### WORK TO COMPLETE
State, as one number, how many lines in these records hold "shown".

.....

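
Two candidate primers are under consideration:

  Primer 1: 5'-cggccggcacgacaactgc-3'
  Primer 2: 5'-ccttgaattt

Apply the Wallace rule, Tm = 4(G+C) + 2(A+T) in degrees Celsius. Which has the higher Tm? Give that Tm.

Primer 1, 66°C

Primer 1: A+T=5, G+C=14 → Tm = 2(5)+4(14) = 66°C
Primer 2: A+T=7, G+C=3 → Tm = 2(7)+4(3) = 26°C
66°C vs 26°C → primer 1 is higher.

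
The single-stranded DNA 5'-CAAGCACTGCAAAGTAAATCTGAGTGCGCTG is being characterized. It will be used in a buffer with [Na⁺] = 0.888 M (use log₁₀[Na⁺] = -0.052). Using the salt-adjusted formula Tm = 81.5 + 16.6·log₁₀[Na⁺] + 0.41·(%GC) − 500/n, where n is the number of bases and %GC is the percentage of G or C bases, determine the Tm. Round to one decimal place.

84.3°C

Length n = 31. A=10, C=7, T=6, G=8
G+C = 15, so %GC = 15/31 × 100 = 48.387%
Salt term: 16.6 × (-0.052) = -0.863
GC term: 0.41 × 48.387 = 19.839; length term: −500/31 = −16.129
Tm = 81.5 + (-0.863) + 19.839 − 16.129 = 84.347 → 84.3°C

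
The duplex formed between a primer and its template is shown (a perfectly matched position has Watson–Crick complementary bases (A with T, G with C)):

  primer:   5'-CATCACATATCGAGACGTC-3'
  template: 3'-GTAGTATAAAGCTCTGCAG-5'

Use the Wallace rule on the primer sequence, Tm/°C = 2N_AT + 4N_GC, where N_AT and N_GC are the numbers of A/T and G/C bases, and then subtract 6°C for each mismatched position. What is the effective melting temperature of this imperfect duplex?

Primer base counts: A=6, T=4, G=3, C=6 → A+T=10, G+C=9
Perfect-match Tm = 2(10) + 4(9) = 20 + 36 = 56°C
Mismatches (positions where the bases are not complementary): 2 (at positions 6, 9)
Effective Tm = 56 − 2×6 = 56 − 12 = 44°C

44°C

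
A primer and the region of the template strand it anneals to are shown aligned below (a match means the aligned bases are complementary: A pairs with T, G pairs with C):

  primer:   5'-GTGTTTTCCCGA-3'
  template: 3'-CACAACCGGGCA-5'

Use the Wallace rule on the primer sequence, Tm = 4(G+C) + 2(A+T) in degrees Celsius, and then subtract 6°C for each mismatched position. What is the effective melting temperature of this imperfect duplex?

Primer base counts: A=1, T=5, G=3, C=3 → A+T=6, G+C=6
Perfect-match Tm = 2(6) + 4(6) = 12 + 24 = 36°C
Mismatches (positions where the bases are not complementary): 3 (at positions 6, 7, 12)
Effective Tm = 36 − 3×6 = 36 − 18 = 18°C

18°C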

.....

### RESPONSE TO THIS TASK
2